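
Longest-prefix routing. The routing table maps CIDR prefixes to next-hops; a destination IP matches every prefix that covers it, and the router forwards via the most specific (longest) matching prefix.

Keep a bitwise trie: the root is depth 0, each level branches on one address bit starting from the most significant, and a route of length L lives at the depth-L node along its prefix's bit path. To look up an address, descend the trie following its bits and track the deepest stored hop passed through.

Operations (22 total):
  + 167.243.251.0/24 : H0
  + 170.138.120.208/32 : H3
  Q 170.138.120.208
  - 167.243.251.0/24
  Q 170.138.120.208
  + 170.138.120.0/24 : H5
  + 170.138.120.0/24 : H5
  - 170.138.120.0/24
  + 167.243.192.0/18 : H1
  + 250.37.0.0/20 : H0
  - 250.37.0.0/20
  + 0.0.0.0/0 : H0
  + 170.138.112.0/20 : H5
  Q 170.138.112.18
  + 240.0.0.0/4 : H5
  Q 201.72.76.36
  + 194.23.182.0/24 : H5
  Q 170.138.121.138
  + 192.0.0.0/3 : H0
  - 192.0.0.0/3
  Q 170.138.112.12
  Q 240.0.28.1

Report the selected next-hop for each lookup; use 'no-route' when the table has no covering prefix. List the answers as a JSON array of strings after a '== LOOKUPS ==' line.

Trace:
  add 167.243.251.0/24 -> H0 at depth 24
  add 170.138.120.208/32 -> H3 at depth 32
  Q 170.138.120.208: descend 10101010100010100111100011010000 ; hops seen [H3] ; pick H3
  - 167.243.251.0/24 clear@24
  Q 170.138.120.208: descend 10101010100010100111100011010000 ; hops seen [H3] ; pick H3
  add 170.138.120.0/24 -> H5 at depth 24
  add 170.138.120.0/24 -> H5 at depth 24
  - 170.138.120.0/24 clear@24
  add 167.243.192.0/18 -> H1 at depth 18
  add 250.37.0.0/20 -> H0 at depth 20
  - 250.37.0.0/20 clear@20
  add 0.0.0.0/0 -> H0 at depth 0
  add 170.138.112.0/20 -> H5 at depth 20
  Q 170.138.112.18: descend 10101010100010100111 ; hops seen [H0,H5] ; pick H5
  add 240.0.0.0/4 -> H5 at depth 4
  Q 201.72.76.36: descend 11 ; hops seen [H0] ; pick H0
  add 194.23.182.0/24 -> H5 at depth 24
  Q 170.138.121.138: descend 10101010100010100111100 ; hops seen [H0,H5] ; pick H5
  add 192.0.0.0/3 -> H0 at depth 3
  - 192.0.0.0/3 clear@3
  Q 170.138.112.12: descend 10101010100010100111 ; hops seen [H0,H5] ; pick H5
  Q 240.0.28.1: descend 1111 ; hops seen [H0,H5] ; pick H5

== LOOKUPS ==
["H3","H3","H5","H0","H5","H5","H5"]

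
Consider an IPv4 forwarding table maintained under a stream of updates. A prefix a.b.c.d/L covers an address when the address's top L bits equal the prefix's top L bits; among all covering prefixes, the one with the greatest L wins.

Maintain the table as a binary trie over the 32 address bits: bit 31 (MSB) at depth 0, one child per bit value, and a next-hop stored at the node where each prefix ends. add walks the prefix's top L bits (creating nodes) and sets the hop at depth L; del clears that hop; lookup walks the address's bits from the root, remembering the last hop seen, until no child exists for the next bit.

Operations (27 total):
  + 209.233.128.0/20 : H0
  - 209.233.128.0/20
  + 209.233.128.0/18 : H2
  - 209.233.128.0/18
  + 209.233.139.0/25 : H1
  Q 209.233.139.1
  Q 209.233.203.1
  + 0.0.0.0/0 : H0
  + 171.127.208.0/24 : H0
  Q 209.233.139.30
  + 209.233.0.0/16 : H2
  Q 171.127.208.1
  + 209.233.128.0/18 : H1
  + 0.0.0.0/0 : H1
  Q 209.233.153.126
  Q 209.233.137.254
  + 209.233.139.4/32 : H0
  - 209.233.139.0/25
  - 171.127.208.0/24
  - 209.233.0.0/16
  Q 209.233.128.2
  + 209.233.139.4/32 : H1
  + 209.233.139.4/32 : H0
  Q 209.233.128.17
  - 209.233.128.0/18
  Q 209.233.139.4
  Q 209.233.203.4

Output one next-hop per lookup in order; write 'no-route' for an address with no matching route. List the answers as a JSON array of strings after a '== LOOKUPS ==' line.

Trace:
  + 209.233.128.0/20 (H0) depth=20
  - 209.233.128.0/20 clear@20
  + 209.233.128.0/18 (H2) depth=18
  - 209.233.128.0/18 clear@18
  + 209.233.139.0/25 (H1) depth=25
  ? 209.233.139.1  path d0:-→d1:-→d2:-→d3:-→d4:-→d5:-→d6:-→d7:-→d8:-→d9:-→d10:-→d11:-→d12:-→d13:-→d14:-→d15:-→d16:-→d17:-→d18:-→d19:-→d20:-→d21:-→d22:-→d23:-→d24:-→d25:H1  best=H1
  ? 209.233.203.1  path d0:-→d1:-→d2:-→d3:-→d4:-→d5:-→d6:-→d7:-→d8:-→d9:-→d10:-→d11:-→d12:-→d13:-→d14:-→d15:-→d16:-→d17:-  best=no-route
  + 0.0.0.0/0 (H0) depth=0
  + 171.127.208.0/24 (H0) depth=24
  ? 209.233.139.30  path d0:H0→d1:-→d2:-→d3:-→d4:-→d5:-→d6:-→d7:-→d8:-→d9:-→d10:-→d11:-→d12:-→d13:-→d14:-→d15:-→d16:-→d17:-→d18:-→d19:-→d20:-→d21:-→d22:-→d23:-→d24:-→d25:H1  best=H1
  + 209.233.0.0/16 (H2) depth=16
  ? 171.127.208.1  path d0:H0→d1:-→d2:-→d3:-→d4:-→d5:-→d6:-→d7:-→d8:-→d9:-→d10:-→d11:-→d12:-→d13:-→d14:-→d15:-→d16:-→d17:-→d18:-→d19:-→d20:-→d21:-→d22:-→d23:-→d24:H0  best=H0
  + 209.233.128.0/18 (H1) depth=18
  + 0.0.0.0/0 (H1) depth=0
  ? 209.233.153.126  path d0:H1→d1:-→d2:-→d3:-→d4:-→d5:-→d6:-→d7:-→d8:-→d9:-→d10:-→d11:-→d12:-→d13:-→d14:-→d15:-→d16:H2→d17:-→d18:H1→d19:-  best=H1
  ? 209.233.137.254  path d0:H1→d1:-→d2:-→d3:-→d4:-→d5:-→d6:-→d7:-→d8:-→d9:-→d10:-→d11:-→d12:-→d13:-→d14:-→d15:-→d16:H2→d17:-→d18:H1→d19:-→d20:-→d21:-→d22:-  best=H1
  + 209.233.139.4/32 (H0) depth=32
  - 209.233.139.0/25 clear@25
  - 171.127.208.0/24 clear@24
  - 209.233.0.0/16 clear@16
  ? 209.233.128.2  path d0:H1→d1:-→d2:-→d3:-→d4:-→d5:-→d6:-→d7:-→d8:-→d9:-→d10:-→d11:-→d12:-→d13:-→d14:-→d15:-→d16:-→d17:-→d18:H1→d19:-→d20:-  best=H1
  + 209.233.139.4/32 (H1) depth=32
  + 209.233.139.4/32 (H0) depth=32
  ? 209.233.128.17  path d0:H1→d1:-→d2:-→d3:-→d4:-→d5:-→d6:-→d7:-→d8:-→d9:-→d10:-→d11:-→d12:-→d13:-→d14:-→d15:-→d16:-→d17:-→d18:H1→d19:-→d20:-  best=H1
  - 209.233.128.0/18 clear@18
  ? 209.233.139.4  path d0:H1→d1:-→d2:-→d3:-→d4:-→d5:-→d6:-→d7:-→d8:-→d9:-→d10:-→d11:-→d12:-→d13:-→d14:-→d15:-→d16:-→d17:-→d18:-→d19:-→d20:-→d21:-→d22:-→d23:-→d24:-→d25:-→d26:-→d27:-→d28:-→d29:-→d30:-→d31:-→d32:H0  best=H0
  ? 209.233.203.4  path d0:H1→d1:-→d2:-→d3:-→d4:-→d5:-→d6:-→d7:-→d8:-→d9:-→d10:-→d11:-→d12:-→d13:-→d14:-→d15:-→d16:-→d17:-  best=H1

== LOOKUPS ==
["H1","no-route","H1","H0","H1","H1","H1","H1","H0","H1"]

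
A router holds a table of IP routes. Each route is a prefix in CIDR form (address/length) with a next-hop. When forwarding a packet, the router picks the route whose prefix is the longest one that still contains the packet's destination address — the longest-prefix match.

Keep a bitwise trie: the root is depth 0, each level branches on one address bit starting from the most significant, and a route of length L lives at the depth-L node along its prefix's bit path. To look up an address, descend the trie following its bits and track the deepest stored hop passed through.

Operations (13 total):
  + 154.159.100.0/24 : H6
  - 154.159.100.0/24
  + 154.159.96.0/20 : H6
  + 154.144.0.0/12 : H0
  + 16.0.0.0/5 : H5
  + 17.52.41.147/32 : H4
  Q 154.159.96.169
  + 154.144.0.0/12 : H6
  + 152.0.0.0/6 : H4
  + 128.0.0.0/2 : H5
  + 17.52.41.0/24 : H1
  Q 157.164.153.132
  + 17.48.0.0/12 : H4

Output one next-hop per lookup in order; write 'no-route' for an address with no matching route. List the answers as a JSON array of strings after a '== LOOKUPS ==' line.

Apply in order:
  + 154.159.100.0/24 (H6) depth=24
  - 154.159.100.0/24 clear@24
  + 154.159.96.0/20 (H6) depth=20
  + 154.144.0.0/12 (H0) depth=12
  + 16.0.0.0/5 (H5) depth=5
  + 17.52.41.147/32 (H4) depth=32
  lookup 154.159.96.169: bits 100110101001111101100 walk d0:-→d1:-→d2:-→d3:-→d4:-→d5:-→d6:-→d7:-→d8:-→d9:-→d10:-→d11:-→d12:H0→d13:-→d14:-→d15:-→d16:-→d17:-→d18:-→d19:-→d20:H6→d21:- -> H6
  + 154.144.0.0/12 (H6) depth=12
  + 152.0.0.0/6 (H4) depth=6
  + 128.0.0.0/2 (H5) depth=2
  + 17.52.41.0/24 (H1) depth=24
  lookup 157.164.153.132: bits 10011 walk d0:-→d1:-→d2:H5→d3:-→d4:-→d5:- -> H5
  + 17.48.0.0/12 (H4) depth=12

== LOOKUPS ==
["H6","H5"]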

----

I'd like every line with the string "total" copied from the listing.

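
Operations (22 total):
Operations (27 total):
Operations (13 total):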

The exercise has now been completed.